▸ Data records
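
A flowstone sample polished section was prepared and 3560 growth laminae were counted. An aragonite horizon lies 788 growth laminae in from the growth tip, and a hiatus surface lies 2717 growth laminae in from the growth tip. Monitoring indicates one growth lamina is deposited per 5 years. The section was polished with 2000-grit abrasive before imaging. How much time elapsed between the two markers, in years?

2717 − 788 = 1929 growth laminae lie between the two events.
At 5 years per growth lamina, 1929 × 5 = 9645 years.

9645 years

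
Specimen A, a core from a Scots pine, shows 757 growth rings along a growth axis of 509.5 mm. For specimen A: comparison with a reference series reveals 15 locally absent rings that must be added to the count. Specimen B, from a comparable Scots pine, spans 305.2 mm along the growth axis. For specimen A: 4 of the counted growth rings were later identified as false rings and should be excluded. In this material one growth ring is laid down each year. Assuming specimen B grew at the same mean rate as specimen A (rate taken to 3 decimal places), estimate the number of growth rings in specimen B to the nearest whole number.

Specimen A: correcting the raw count gives 757 − 4 + 15 = 768 true growth rings.
A: 509.5 mm over 768 years gives 509.5 / 768 ≈ 0.663 mm/year.
B spans 305.2 / 0.663 = 460.33 years ≈ 460 growth rings.

460 growth rings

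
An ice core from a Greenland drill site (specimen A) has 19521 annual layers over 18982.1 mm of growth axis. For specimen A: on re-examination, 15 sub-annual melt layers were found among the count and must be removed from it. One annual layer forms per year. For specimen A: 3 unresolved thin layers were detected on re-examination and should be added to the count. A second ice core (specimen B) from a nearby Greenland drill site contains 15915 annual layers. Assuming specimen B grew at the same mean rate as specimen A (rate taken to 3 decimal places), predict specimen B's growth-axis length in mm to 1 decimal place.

15485.3 mm

Specimen A: true annual layer count = 19521 − 15 + 3 = 19509.
A: Extension rate ≈ 18982.1 / 19509 = 0.973 mm/year.
Length of B = 0.973 × 15915 = 15485.3 mm.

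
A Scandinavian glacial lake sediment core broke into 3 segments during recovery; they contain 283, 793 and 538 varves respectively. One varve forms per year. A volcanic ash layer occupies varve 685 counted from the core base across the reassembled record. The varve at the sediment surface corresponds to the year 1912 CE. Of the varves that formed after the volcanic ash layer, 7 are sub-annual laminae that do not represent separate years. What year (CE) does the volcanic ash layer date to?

990 CE

Total varves = 283 + 793 + 538 = 1614.
1614 − 685 = 929 varves lie beyond the volcanic ash layer toward the sediment surface.
Excluding 7 false varves: 929 − 7 = 922.
1912 − 922 = 990 CE.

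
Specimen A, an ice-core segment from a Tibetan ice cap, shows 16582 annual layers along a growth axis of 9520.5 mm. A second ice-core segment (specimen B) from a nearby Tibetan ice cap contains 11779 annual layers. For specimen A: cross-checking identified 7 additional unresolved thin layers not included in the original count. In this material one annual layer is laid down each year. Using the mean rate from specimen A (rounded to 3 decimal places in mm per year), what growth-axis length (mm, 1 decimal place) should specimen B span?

6761.1 mm

Specimen A: after corrections the count is 16582 + 7 = 16589 annual layers.
A: 9520.5 mm over 16589 years gives 9520.5 / 16589 ≈ 0.574 mm/yr.
B's length ≈ 0.574 × 11779 = 6761.1 mm.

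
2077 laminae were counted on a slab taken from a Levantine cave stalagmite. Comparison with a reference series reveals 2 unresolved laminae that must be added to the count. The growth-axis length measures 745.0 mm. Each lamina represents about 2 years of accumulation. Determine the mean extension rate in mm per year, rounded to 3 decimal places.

After corrections the count is 2077 + 2 = 2079 laminae.
At 2 years per lamina, 2079 × 2 = 4158 years.
Mean rate = 745.0 mm / 4158 years ≈ 0.179 mm per year.

0.179 mm per year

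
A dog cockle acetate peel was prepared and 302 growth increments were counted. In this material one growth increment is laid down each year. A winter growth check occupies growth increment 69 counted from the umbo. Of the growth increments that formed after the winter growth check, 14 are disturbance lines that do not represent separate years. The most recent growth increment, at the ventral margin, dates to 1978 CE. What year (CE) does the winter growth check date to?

302 − 69 = 233 growth increments lie beyond the winter growth check toward the ventral margin.
Excluding 14 false growth increments: 233 − 14 = 219.
1978 − 219 = 1759 CE.

1759 CE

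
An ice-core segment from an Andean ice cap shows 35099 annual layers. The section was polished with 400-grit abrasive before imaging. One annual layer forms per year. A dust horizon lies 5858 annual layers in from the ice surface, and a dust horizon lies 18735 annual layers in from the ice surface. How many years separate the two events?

Separation: 18735 − 5858 = 12877 annual layers.
That is 12877 years at one annual layer per year.

12877 years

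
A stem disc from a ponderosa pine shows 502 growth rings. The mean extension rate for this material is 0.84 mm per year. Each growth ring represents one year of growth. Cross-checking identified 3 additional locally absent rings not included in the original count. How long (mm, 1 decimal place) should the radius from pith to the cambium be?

True growth ring count = 502 + 3 = 505.
Length ≈ 0.84 × 505 = 424.2 mm.

424.2 mm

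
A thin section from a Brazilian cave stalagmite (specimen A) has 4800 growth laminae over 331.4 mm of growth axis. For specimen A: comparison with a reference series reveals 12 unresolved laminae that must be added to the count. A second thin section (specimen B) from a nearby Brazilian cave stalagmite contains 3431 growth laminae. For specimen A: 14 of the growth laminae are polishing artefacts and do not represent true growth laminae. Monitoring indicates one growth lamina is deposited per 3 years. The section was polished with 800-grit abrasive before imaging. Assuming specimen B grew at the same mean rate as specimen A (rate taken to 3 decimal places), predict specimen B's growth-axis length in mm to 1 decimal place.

236.7 mm

Specimen A: adjusted count: 4800 − 14 + 12 = 4798 growth laminae.
Specimen A: 4798 growth laminae at 3 years each span 4798 × 3 = 14394 years.
A: 331.4 mm over 14394 years gives 331.4 / 14394 ≈ 0.023 mm per year.
Specimen B: at 3 years per growth lamina, 3431 × 3 = 10293 years. B's length ≈ 0.023 × 10293 = 236.7 mm.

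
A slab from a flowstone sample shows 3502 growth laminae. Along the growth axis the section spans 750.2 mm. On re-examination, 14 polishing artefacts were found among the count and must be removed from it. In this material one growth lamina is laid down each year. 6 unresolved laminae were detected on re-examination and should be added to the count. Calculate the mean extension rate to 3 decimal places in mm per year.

True growth lamina count = 3502 − 14 + 6 = 3494.
Mean rate = 750.2 mm / 3494 years ≈ 0.215 mm per year.

0.215 mm per year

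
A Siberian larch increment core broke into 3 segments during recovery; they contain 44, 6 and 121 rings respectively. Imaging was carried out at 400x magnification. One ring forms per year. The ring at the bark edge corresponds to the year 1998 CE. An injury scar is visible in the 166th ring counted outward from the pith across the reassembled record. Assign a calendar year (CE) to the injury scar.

1993 CE

Total rings = 44 + 6 + 121 = 171.
Between ring 166 and the bark edge there are 171 − 166 = 5 rings.
1998 − 5 = 1993 CE.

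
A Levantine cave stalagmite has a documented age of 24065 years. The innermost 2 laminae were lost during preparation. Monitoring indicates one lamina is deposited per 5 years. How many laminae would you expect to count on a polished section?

One lamina every 5 years means 24065 / 5 = 4813 laminae.
Less the 2 uncaptured laminae: 4813 − 2 = 4811.

4811 laminae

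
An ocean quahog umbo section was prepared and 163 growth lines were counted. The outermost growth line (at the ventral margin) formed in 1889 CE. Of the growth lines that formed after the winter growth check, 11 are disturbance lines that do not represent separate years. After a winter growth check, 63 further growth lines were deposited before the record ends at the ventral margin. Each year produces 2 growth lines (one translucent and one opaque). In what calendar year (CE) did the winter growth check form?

1863 CE

63 growth lines post-date the winter growth check.
63 − 11 false = 52 true growth lines after the winter growth check.
52 growth lines at 2 per year is 52 / 2 = 26 years.
The growth line at the ventral margin is 1889 CE, so the winter growth check dates to 1889 − 26 = 1863 CE.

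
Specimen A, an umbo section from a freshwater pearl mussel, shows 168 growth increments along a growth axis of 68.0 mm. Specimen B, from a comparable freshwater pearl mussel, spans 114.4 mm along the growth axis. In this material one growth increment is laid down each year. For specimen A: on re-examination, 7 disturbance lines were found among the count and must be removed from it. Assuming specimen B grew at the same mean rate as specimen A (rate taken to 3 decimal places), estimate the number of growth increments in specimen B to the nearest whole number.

271 growth increments

Specimen A: true growth increment count = 168 − 7 = 161.
A: Extension rate ≈ 68.0 / 161 = 0.422 mm per year.
Specimen B: 114.4 mm / 0.422 mm per year = 271.09 years ≈ 271 growth increments.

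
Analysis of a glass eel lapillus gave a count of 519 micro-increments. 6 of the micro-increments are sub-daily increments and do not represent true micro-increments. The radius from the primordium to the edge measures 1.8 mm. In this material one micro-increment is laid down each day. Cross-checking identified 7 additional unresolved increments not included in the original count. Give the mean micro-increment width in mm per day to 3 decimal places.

0.003 mm per day

Adjusted count: 519 − 6 + 7 = 520 micro-increments.
Extension rate ≈ 1.8 / 520 = 0.003 mm per day.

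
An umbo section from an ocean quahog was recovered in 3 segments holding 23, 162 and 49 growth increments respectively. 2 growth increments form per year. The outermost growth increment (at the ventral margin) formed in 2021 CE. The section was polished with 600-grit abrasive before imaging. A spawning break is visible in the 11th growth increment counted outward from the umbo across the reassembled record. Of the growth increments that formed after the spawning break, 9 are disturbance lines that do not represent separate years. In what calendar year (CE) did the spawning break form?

1914 CE

Total growth increments = 23 + 162 + 49 = 234.
Between growth increment 11 and the ventral margin there are 234 − 11 = 223 growth increments.
Excluding 9 false growth increments: 223 − 9 = 214.
214 growth increments at 2 per year is 214 / 2 = 107 years.
The growth increment at the ventral margin is 2021 CE, so the spawning break dates to 2021 − 107 = 1914 CE.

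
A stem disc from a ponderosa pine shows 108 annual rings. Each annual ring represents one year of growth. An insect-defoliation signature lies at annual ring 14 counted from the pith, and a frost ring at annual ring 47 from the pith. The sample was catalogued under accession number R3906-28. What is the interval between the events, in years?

33 years

The two markers are separated by 47 − 14 = 33 annual rings.
At one annual ring per year, 33 years elapsed between them.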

▸ What to do
The answer must be the lines from the one containing "An umbo section from an" through the last line of the records, copied exactly, with nothing else.

▸ Output
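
An umbo section from an ocean quahog was recovered in 3 segments holding 23, 162 and 49 growth increments respectively. 2 growth increments form per year. The outermost growth increment (at the ventral margin) formed in 2021 CE. The section was polished with 600-grit abrasive before imaging. A spawning break is visible in the 11th growth increment counted outward from the umbo across the reassembled record. Of the growth increments that formed after the spawning break, 9 are disturbance lines that do not represent separate years. In what calendar year (CE) did the spawning break form?

1914 CE

Total growth increments = 23 + 162 + 49 = 234.
Between growth increment 11 and the ventral margin there are 234 − 11 = 223 growth increments.
Excluding 9 false growth increments: 223 − 9 = 214.
214 growth increments at 2 per year is 214 / 2 = 107 years.
The growth increment at the ventral margin is 2021 CE, so the spawning break dates to 2021 − 107 = 1914 CE.

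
A stem disc from a ponderosa pine shows 108 annual rings. Each annual ring represents one year of growth. An insect-defoliation signature lies at annual ring 14 counted from the pith, and a frost ring at annual ring 47 from the pith. The sample was catalogued under accession number R3906-28. What is the interval between the events, in years?

33 years

The two markers are separated by 47 − 14 = 33 annual rings.
At one annual ring per year, 33 years elapsed between them.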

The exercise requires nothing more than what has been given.